#### DATASET

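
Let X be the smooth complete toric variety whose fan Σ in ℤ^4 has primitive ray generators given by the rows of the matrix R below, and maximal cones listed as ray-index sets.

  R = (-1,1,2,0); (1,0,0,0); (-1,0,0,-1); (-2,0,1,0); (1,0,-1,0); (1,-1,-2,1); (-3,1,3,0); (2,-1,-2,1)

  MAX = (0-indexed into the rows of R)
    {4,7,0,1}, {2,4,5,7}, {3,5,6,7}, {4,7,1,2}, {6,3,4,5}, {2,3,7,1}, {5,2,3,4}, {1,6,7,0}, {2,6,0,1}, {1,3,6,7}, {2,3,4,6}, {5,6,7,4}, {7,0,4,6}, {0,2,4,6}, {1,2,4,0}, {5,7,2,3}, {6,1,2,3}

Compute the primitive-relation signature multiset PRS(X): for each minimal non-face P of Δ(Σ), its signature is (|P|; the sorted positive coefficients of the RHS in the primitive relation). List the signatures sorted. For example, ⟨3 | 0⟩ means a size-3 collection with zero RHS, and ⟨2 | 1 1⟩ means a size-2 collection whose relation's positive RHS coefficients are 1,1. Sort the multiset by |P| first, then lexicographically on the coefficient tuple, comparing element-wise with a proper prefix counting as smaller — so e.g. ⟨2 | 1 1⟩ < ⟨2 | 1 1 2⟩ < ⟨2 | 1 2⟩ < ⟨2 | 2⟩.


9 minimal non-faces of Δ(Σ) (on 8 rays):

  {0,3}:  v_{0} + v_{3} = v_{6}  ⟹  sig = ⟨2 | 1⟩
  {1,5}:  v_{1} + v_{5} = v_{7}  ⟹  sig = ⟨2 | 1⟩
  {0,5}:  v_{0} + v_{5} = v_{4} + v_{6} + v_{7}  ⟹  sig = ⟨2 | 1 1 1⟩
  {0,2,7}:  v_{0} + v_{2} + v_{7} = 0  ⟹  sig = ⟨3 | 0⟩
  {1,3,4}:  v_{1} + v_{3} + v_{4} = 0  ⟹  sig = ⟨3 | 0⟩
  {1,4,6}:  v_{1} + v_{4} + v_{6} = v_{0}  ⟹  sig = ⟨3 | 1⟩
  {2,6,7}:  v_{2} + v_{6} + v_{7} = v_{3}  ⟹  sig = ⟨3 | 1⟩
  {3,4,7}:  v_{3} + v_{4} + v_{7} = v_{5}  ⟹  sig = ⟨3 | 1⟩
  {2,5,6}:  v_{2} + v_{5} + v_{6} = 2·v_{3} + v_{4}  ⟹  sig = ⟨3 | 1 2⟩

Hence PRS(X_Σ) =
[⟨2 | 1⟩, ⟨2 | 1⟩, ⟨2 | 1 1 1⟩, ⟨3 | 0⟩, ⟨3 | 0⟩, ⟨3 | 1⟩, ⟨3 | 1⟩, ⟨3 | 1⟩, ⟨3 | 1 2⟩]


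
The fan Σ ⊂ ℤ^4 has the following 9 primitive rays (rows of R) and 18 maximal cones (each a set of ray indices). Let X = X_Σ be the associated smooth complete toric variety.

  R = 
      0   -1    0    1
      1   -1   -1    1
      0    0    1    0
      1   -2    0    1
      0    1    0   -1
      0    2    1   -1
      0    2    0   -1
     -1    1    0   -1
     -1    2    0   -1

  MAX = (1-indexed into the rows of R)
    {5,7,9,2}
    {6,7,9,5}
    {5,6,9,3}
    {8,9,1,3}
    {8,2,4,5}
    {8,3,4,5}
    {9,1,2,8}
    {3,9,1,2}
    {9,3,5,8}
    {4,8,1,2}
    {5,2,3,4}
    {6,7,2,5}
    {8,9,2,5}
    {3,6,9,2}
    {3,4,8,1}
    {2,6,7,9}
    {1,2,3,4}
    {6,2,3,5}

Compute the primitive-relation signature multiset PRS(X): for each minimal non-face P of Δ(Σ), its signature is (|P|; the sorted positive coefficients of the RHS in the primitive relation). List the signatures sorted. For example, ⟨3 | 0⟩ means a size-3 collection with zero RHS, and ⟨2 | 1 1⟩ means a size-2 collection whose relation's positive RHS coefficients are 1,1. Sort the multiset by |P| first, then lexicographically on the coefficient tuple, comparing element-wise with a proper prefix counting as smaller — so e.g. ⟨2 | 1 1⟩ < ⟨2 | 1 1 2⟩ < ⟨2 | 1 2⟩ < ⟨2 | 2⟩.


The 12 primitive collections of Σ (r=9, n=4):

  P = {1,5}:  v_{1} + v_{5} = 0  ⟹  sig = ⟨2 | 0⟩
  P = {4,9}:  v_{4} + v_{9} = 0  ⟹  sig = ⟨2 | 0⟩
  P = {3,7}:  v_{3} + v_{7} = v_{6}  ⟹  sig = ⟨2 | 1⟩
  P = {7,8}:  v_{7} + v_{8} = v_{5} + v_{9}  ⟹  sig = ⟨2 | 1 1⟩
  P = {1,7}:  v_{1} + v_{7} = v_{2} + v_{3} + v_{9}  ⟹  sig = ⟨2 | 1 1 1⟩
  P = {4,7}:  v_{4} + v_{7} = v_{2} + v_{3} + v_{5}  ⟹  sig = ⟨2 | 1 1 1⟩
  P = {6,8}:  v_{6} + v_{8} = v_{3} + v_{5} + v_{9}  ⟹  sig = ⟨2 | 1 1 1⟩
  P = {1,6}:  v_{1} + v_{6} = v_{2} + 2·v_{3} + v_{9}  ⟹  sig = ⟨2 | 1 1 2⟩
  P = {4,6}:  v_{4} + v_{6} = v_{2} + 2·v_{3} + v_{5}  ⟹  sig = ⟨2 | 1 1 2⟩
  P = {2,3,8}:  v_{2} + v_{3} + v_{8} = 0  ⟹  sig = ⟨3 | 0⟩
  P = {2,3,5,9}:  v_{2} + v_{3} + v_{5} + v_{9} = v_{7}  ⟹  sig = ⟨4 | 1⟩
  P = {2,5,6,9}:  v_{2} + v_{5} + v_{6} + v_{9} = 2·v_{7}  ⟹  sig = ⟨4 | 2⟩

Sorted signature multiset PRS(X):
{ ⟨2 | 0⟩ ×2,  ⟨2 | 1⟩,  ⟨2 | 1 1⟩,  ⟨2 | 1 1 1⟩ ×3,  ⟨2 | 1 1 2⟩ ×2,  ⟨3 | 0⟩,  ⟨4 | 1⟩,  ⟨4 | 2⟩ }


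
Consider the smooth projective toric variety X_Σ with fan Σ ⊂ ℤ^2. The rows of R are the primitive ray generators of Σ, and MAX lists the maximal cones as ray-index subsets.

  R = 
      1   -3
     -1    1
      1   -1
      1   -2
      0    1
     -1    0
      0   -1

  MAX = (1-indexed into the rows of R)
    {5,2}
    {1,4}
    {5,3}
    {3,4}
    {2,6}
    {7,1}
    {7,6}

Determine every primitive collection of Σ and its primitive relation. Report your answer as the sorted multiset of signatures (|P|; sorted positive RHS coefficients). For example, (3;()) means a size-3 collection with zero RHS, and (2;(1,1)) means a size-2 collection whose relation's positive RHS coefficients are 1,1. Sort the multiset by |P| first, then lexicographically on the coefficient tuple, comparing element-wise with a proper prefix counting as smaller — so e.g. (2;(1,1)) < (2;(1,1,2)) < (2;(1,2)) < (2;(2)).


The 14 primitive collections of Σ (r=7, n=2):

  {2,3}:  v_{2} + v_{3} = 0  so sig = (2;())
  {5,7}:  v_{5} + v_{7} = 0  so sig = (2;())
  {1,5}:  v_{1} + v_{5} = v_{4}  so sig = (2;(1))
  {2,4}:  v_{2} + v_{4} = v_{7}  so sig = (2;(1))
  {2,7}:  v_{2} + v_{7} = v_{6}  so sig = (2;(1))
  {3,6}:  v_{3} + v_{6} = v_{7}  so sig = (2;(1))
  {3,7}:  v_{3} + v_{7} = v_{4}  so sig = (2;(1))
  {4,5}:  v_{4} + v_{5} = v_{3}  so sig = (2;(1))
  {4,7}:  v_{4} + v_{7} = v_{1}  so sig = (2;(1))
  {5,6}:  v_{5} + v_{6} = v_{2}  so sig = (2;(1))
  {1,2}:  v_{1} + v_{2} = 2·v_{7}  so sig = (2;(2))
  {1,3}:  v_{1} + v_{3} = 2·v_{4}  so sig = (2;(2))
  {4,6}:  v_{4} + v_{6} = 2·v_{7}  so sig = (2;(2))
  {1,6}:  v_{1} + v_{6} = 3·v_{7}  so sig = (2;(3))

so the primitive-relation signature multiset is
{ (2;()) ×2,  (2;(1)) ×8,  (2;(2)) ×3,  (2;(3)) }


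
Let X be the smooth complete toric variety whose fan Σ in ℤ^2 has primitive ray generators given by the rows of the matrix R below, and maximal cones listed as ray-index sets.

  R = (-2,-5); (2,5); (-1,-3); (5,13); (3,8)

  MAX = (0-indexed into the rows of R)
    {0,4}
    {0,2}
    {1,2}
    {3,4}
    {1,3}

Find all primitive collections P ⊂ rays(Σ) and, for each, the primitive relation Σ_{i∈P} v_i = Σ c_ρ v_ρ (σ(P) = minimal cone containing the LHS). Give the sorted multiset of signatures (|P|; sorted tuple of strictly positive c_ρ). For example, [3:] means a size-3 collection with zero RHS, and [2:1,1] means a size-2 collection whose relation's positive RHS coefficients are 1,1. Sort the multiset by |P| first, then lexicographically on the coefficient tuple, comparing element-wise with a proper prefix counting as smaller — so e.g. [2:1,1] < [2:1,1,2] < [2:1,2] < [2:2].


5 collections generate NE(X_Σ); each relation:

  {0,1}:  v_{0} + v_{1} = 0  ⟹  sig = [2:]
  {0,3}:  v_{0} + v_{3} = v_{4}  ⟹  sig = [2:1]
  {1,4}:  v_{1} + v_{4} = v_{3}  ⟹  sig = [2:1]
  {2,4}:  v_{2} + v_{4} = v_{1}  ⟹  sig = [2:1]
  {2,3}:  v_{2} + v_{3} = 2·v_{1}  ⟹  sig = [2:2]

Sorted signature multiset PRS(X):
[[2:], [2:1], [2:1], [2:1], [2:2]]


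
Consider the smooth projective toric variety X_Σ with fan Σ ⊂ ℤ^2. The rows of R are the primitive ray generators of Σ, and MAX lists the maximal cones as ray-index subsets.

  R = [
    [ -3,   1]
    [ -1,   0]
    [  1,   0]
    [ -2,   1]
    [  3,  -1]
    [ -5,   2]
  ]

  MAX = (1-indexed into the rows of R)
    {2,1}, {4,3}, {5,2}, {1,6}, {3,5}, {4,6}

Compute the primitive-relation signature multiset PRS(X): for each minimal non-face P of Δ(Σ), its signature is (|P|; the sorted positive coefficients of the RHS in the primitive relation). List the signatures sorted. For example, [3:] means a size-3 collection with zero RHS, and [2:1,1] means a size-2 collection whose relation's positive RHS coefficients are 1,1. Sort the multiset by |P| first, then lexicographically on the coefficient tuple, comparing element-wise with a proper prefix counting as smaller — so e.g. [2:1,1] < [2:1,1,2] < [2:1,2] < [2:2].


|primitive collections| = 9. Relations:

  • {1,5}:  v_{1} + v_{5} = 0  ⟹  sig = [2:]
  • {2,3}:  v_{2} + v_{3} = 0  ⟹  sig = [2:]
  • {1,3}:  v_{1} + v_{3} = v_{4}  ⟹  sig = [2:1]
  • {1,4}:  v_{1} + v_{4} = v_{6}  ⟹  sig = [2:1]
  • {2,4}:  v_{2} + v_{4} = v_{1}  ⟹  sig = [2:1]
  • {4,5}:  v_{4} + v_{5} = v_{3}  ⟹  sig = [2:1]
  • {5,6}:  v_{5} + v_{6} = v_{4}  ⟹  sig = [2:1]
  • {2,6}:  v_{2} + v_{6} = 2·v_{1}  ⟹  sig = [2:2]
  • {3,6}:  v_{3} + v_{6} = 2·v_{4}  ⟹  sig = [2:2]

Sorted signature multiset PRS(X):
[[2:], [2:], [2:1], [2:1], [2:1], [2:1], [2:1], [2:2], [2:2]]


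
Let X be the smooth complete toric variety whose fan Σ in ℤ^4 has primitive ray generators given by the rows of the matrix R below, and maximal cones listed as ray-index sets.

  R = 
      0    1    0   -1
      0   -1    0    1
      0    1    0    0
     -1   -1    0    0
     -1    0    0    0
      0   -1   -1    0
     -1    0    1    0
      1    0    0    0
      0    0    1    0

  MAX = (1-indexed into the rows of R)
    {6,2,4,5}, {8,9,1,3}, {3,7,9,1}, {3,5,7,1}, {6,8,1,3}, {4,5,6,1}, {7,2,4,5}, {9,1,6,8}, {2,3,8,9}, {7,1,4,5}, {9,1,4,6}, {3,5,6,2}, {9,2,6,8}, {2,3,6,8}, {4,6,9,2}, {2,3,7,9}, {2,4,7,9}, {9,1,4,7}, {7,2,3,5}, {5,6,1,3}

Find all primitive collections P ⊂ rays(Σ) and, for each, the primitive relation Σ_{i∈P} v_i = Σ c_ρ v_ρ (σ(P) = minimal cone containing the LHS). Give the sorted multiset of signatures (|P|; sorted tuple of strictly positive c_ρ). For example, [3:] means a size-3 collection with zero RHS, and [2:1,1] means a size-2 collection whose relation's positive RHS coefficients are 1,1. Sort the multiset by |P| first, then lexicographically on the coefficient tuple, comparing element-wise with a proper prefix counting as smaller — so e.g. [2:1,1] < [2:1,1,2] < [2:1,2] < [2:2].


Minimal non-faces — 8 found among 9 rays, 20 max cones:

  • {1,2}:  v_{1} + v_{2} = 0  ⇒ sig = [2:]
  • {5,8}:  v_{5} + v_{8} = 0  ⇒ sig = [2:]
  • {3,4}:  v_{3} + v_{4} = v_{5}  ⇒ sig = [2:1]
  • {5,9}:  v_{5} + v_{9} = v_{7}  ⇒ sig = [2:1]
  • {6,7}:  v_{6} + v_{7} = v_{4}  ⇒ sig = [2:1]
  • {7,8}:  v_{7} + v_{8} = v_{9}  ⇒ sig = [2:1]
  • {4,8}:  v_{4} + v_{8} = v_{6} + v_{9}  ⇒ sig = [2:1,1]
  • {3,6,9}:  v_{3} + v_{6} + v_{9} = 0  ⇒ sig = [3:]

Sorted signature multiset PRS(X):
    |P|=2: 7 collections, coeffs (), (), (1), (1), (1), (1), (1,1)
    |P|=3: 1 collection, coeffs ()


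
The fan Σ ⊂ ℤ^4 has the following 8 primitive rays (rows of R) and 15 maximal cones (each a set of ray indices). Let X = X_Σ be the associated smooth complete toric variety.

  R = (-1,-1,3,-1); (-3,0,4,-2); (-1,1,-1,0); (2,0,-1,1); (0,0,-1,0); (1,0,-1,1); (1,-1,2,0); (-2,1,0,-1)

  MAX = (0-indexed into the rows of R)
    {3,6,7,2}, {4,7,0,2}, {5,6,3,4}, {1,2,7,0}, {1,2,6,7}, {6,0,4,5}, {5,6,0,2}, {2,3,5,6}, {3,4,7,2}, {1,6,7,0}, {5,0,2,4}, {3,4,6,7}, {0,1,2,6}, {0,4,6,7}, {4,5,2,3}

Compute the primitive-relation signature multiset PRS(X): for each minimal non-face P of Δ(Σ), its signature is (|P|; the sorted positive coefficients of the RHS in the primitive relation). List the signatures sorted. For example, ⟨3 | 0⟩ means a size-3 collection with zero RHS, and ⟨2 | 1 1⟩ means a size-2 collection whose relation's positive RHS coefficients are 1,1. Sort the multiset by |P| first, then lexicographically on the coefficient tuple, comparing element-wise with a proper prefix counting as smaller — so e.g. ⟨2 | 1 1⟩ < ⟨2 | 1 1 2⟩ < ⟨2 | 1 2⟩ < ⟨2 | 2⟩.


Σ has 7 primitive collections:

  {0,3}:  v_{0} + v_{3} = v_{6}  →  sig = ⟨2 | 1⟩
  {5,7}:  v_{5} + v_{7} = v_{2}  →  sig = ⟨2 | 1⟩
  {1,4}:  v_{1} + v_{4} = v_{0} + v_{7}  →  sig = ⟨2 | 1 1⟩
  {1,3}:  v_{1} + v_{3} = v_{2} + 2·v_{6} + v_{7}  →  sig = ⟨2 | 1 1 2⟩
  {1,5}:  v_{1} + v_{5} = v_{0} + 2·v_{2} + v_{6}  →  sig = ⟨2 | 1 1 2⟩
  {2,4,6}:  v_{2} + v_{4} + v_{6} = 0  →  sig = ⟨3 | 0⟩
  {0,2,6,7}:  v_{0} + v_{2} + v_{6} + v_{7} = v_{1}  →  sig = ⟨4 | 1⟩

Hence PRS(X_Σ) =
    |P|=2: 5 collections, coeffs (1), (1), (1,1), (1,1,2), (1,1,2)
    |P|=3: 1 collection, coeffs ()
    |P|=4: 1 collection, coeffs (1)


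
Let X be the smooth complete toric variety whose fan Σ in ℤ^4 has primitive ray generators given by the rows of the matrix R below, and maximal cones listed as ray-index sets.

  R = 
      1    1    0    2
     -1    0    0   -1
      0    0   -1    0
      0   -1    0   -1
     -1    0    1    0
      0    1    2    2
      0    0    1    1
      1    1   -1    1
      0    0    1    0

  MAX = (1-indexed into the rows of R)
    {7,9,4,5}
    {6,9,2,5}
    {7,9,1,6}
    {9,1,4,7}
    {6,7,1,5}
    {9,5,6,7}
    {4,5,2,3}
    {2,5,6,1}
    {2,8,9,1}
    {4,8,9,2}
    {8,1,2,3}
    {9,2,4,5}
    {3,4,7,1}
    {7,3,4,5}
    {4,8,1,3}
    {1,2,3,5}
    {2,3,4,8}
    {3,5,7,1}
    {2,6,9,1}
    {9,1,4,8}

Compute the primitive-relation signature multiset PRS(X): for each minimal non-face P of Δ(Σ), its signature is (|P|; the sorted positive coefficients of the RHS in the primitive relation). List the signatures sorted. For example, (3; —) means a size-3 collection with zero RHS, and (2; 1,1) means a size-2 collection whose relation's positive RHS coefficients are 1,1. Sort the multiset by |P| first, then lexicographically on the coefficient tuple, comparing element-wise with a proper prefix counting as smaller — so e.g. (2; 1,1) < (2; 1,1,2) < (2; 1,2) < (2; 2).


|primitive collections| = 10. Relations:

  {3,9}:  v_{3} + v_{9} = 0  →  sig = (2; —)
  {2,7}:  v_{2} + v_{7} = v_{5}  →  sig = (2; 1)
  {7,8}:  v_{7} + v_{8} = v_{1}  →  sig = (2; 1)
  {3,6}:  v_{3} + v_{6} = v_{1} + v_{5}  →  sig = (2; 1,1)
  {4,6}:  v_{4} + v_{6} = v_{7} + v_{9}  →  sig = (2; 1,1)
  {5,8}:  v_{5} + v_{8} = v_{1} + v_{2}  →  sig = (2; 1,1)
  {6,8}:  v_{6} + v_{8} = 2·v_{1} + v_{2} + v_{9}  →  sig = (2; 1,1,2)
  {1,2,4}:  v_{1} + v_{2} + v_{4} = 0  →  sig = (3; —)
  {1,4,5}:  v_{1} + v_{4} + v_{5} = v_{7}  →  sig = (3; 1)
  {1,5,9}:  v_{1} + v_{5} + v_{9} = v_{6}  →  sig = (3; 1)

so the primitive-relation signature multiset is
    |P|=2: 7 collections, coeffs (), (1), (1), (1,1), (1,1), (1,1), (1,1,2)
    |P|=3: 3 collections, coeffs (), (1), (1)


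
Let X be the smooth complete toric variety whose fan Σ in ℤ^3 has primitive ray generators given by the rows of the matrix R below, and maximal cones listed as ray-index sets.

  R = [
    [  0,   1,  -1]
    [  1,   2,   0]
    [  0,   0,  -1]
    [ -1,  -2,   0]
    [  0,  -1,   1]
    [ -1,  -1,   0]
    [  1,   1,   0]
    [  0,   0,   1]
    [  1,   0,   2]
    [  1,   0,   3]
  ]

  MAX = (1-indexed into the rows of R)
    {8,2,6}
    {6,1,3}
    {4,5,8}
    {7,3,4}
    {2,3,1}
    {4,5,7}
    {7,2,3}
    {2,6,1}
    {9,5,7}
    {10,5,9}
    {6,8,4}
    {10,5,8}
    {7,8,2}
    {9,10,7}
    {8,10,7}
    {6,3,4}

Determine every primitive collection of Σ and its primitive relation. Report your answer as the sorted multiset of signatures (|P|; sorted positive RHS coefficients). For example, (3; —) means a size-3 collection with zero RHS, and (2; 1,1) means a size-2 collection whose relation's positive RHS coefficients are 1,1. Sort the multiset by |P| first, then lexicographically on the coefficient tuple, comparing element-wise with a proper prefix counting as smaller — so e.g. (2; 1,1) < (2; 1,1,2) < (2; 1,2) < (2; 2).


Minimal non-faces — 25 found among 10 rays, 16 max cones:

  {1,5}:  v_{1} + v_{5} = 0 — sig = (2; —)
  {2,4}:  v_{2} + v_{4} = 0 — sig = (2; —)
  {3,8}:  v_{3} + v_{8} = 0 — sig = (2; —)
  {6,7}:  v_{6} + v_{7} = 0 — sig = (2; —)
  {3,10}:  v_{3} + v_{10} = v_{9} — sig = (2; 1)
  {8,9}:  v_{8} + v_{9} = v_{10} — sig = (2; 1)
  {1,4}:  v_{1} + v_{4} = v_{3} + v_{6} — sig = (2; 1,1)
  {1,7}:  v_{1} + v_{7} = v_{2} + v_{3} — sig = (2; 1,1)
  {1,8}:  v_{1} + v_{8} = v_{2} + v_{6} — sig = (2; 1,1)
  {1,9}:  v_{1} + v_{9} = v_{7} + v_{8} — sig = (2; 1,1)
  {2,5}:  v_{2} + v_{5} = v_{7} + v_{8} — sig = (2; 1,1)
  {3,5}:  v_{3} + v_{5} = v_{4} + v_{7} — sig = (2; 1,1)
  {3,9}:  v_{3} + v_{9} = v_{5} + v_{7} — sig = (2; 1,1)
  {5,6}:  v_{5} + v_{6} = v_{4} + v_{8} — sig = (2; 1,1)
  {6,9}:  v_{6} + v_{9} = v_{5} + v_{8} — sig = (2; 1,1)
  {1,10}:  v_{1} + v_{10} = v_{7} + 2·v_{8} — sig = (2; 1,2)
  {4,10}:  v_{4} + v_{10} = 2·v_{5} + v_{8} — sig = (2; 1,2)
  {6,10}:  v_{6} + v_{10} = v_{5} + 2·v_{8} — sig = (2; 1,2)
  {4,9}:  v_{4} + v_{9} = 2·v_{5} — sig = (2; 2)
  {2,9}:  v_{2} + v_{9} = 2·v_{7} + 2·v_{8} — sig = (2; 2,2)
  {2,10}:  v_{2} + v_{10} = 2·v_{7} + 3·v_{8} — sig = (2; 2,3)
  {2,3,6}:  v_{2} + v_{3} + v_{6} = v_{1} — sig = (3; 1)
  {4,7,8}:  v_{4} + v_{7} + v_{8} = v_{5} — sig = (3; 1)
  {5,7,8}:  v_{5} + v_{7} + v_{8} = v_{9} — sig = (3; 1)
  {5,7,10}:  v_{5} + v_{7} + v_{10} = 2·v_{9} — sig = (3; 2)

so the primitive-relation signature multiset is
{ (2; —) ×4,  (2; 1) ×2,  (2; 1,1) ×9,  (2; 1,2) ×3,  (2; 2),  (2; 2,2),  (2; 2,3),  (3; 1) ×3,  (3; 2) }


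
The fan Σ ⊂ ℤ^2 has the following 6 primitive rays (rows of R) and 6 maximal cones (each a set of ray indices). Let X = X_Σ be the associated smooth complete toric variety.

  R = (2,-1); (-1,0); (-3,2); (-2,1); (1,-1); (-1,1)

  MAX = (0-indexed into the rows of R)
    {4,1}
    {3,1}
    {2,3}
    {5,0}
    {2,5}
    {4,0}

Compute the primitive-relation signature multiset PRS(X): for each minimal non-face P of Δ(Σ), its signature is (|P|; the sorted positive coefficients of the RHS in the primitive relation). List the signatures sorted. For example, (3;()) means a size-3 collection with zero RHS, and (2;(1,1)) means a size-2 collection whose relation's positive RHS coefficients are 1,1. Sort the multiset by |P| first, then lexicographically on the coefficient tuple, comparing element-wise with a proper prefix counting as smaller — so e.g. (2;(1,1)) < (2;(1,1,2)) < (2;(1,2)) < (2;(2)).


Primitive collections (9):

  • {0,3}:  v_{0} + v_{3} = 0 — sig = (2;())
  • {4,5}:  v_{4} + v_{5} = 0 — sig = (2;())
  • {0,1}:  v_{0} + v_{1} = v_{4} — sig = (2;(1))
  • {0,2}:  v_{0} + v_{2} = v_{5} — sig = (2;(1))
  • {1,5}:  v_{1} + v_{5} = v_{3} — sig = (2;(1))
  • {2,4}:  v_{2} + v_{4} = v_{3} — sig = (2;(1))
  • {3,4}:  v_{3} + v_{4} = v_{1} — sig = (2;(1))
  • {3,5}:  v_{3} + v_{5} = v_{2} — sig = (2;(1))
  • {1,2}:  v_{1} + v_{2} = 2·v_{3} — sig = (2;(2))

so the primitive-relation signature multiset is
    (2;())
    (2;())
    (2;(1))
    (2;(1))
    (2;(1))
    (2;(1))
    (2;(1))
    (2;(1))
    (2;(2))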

########

*AIM OF THE EXERCISE:* Count the lines of the records that contain the word "maximal". Give only the count.

*EXERCISE RESPONSE:* 10